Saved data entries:
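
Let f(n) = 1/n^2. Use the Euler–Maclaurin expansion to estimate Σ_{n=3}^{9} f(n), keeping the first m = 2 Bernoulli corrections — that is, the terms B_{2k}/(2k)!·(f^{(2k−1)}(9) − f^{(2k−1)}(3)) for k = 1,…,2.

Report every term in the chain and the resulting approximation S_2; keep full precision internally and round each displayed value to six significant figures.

Integral: ∫_3^9 1/x^2 dx = 0.222222.
½[f(3) + f(9)] = ½[0.111111 + 0.0123457] = 0.0617284.
So far: 0.283951.
Correction k=1: B_{2}/2! · (f^{(1)}(9) − f^{(1)}(3)) = 1/12 · (-0.00274348 − (-0.0740741)) = 0.00594422.
Running total after k=1: 0.289895.
Correction k=2: B_{4}/4! · (f^{(3)}(9) − f^{(3)}(3)) = −1/720 · (-0.000406442 − (-0.0987654)) = -0.000136610.

S_2 ≈ 0.289758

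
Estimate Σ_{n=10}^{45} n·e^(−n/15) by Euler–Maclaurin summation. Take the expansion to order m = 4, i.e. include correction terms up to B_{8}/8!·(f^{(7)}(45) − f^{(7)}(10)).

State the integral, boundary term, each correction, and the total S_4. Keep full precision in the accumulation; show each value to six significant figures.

∫_10^45 x·e^(−x/15) dx evaluates to 147.723.
Endpoint term: (f(10) + f(45))/2 = (5.13417 + 2.24042)/2 = 3.68729.
Running total after boundary: 151.410.
Order-1 term: 1/12 · (-0.0995741 − 0.171139) = -0.0225594.
After k=1: 151.388.
Order-2 term: −1/720 · (0.00000 − 0.00532433) = 7.39490e-06.
After k=2: 151.388.
Order-3 term: 1/30240 · (1.96690e-06 − 4.39468e-05) = -1.38822e-09.
After k=3: 151.388.
Order-4 term: −1/1209600 · (1.74835e-08 − 2.85466e-07) = 2.21547e-13.

S_4 ≈ 151.388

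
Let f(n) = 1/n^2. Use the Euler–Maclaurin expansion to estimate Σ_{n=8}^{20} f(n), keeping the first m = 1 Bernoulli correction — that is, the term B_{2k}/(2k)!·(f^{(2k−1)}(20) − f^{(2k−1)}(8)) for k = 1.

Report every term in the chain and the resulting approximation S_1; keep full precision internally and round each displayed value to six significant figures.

∫_8^20 1/x^2 dx evaluates to 0.0750000.
½[f(8) + f(20)] = ½[0.0156250 + 0.00250000] = 0.00906250.
Running total after boundary: 0.0840625.
Correction k=1: B_{2}/2! · (f^{(1)}(20) − f^{(1)}(8)) = 1/12 · (-0.000250000 − (-0.00390625)) = 0.000304687.

S_1 ≈ 0.0843672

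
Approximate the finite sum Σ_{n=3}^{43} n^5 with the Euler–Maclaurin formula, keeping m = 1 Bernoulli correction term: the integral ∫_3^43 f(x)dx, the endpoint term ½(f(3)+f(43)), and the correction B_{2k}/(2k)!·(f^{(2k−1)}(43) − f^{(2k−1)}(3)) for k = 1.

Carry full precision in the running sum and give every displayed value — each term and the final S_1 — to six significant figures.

The integral term ∫_3^43 x^5 dx = 1.05356e+09.
½[f(3) + f(43)] = ½[243.000 + 1.47008e+08] = 7.35043e+07.
Integral + boundary = 1.12706e+09.
k=1: B_{2}/(2)! × [f^{(1)}(43) − f^{(1)}(3)] = 1/12 × (1.70940e+07 − 405.000) = 1.42447e+06.

S_1 ≈ 1.12849e+09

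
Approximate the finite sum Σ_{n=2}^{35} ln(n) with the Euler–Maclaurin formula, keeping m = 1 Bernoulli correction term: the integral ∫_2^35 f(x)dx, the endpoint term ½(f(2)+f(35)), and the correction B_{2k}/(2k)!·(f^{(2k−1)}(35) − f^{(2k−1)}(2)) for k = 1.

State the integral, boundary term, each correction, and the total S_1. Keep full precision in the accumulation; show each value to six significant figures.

S_1 ≈ 92.1358

The integral term ∫_2^35 ln(x) dx = 90.0509.
Endpoint term: (f(2) + f(35))/2 = (0.693147 + 3.55535)/2 = 2.12425.
Integral + boundary = 92.1751.
Order-1 term: 1/12 · (0.0285714 − 0.500000) = -0.0392857.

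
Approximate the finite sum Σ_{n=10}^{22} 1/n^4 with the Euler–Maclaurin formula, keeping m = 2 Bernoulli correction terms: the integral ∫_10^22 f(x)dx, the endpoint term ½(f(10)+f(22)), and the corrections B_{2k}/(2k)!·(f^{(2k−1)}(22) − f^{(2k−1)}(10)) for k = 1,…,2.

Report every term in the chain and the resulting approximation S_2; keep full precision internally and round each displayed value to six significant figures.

The integral term ∫_10^22 1/x^4 dx = 0.000302029.
Endpoint term: (f(10) + f(22))/2 = (0.000100000 + 4.26883e-06)/2 = 5.21344e-05.
Running total after boundary: 0.000354163.
Order-1 term: 1/12 · (-7.76152e-07 − (-4.00000e-05)) = 3.26865e-06.
Partial sum through k=1: 0.000357432.
Order-2 term: −1/720 · (-4.81086e-08 − (-1.20000e-05)) = -1.65998e-08.

S_2 ≈ 0.000357415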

◆ Work instruction ◆
What you give back should be only the lines of the records above, starting at the line with "resulting approximation S_1;" and ending at the line with "n^5 with the", restated word for word.

◆ Exercise result ◆
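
Report every term in the chain and the resulting approximation S_1; keep full precision internally and round each displayed value to six significant figures.

∫_8^20 1/x^2 dx evaluates to 0.0750000.
½[f(8) + f(20)] = ½[0.0156250 + 0.00250000] = 0.00906250.
Running total after boundary: 0.0840625.
Correction k=1: B_{2}/2! · (f^{(1)}(20) − f^{(1)}(8)) = 1/12 · (-0.000250000 − (-0.00390625)) = 0.000304687.

S_1 ≈ 0.0843672

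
Approximate the finite sum Σ_{n=3}^{43} n^5 with the Euler–Maclaurin formula, keeping m = 1 Bernoulli correction term: the integral ∫_3^43 f(x)dx, the endpoint term ½(f(3)+f(43)), and the correction B_{2k}/(2k)!·(f^{(2k−1)}(43) − f^{(2k−1)}(3)) for k = 1.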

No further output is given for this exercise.